* Saved entries
--------------------
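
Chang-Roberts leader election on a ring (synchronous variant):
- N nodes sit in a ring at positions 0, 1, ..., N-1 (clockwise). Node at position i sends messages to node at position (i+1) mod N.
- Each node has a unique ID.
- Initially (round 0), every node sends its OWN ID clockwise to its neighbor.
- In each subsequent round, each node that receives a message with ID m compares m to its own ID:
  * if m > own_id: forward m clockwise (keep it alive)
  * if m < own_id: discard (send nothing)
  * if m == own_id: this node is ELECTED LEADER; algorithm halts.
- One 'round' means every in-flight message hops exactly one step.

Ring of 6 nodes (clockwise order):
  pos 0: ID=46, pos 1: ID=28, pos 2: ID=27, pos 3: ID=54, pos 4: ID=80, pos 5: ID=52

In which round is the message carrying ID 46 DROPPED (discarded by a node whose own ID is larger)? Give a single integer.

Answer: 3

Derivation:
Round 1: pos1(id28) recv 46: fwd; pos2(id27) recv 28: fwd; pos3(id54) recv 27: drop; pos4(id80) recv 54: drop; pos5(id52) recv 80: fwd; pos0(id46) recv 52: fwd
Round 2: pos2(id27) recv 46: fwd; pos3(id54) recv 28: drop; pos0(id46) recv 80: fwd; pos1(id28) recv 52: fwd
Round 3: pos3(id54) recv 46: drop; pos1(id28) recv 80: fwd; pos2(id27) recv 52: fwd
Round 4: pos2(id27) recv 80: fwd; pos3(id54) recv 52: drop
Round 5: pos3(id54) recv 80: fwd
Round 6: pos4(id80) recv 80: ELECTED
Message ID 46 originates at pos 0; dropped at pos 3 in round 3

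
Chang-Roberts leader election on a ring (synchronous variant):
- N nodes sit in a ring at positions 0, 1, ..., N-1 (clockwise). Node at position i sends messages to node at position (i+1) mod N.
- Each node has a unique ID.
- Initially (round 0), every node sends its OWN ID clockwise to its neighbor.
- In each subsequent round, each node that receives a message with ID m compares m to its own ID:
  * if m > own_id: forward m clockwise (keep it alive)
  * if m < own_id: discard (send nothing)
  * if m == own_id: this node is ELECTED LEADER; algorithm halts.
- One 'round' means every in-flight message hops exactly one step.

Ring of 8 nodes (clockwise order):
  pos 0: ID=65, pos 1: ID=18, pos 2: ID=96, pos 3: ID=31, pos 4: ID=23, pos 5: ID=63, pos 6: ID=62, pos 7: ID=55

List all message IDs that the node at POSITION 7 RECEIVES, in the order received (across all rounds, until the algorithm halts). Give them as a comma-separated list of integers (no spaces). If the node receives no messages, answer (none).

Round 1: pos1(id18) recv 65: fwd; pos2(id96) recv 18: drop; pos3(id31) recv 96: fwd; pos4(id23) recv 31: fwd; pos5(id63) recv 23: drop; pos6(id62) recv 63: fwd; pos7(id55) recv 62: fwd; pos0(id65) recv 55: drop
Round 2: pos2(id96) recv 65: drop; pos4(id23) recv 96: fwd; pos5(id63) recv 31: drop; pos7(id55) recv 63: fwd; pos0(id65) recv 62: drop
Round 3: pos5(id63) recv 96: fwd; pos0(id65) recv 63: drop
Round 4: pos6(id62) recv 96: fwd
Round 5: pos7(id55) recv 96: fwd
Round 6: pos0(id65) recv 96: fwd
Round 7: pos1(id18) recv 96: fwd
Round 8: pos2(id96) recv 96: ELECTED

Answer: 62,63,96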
--------------------
* TASK ITEM
Restate all of the data above. Match it word for word.

* WORKED SOLUTION
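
Chang-Roberts leader election on a ring (synchronous variant):
- N nodes sit in a ring at positions 0, 1, ..., N-1 (clockwise). Node at position i sends messages to node at position (i+1) mod N.
- Each node has a unique ID.
- Initially (round 0), every node sends its OWN ID clockwise to its neighbor.
- In each subsequent round, each node that receives a message with ID m compares m to its own ID:
  * if m > own_id: forward m clockwise (keep it alive)
  * if m < own_id: discard (send nothing)
  * if m == own_id: this node is ELECTED LEADER; algorithm halts.
- One 'round' means every in-flight message hops exactly one step.

Ring of 6 nodes (clockwise order):
  pos 0: ID=46, pos 1: ID=28, pos 2: ID=27, pos 3: ID=54, pos 4: ID=80, pos 5: ID=52

In which round is the message carrying ID 46 DROPPED (discarded by a node whose own ID is larger)? Give a single integer.

Answer: 3

Derivation:
Round 1: pos1(id28) recv 46: fwd; pos2(id27) recv 28: fwd; pos3(id54) recv 27: drop; pos4(id80) recv 54: drop; pos5(id52) recv 80: fwd; pos0(id46) recv 52: fwd
Round 2: pos2(id27) recv 46: fwd; pos3(id54) recv 28: drop; pos0(id46) recv 80: fwd; pos1(id28) recv 52: fwd
Round 3: pos3(id54) recv 46: drop; pos1(id28) recv 80: fwd; pos2(id27) recv 52: fwd
Round 4: pos2(id27) recv 80: fwd; pos3(id54) recv 52: drop
Round 5: pos3(id54) recv 80: fwd
Round 6: pos4(id80) recv 80: ELECTED
Message ID 46 originates at pos 0; dropped at pos 3 in round 3

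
Chang-Roberts leader election on a ring (synchronous variant):
- N nodes sit in a ring at positions 0, 1, ..., N-1 (clockwise). Node at position i sends messages to node at position (i+1) mod N.
- Each node has a unique ID.
- Initially (round 0), every node sends its OWN ID clockwise to its neighbor.
- In each subsequent round, each node that receives a message with ID m compares m to its own ID:
  * if m > own_id: forward m clockwise (keep it alive)
  * if m < own_id: discard (send nothing)
  * if m == own_id: this node is ELECTED LEADER; algorithm halts.
- One 'round' means every in-flight message hops exactly one step.

Ring of 8 nodes (clockwise order):
  pos 0: ID=65, pos 1: ID=18, pos 2: ID=96, pos 3: ID=31, pos 4: ID=23, pos 5: ID=63, pos 6: ID=62, pos 7: ID=55

List all message IDs that the node at POSITION 7 RECEIVES, in the order received (across all rounds, until the algorithm halts). Give them as a comma-separated list of integers (no spaces). If the node receives no messages, answer (none).

Round 1: pos1(id18) recv 65: fwd; pos2(id96) recv 18: drop; pos3(id31) recv 96: fwd; pos4(id23) recv 31: fwd; pos5(id63) recv 23: drop; pos6(id62) recv 63: fwd; pos7(id55) recv 62: fwd; pos0(id65) recv 55: drop
Round 2: pos2(id96) recv 65: drop; pos4(id23) recv 96: fwd; pos5(id63) recv 31: drop; pos7(id55) recv 63: fwd; pos0(id65) recv 62: drop
Round 3: pos5(id63) recv 96: fwd; pos0(id65) recv 63: drop
Round 4: pos6(id62) recv 96: fwd
Round 5: pos7(id55) recv 96: fwd
Round 6: pos0(id65) recv 96: fwd
Round 7: pos1(id18) recv 96: fwd
Round 8: pos2(id96) recv 96: ELECTED

Answer: 62,63,96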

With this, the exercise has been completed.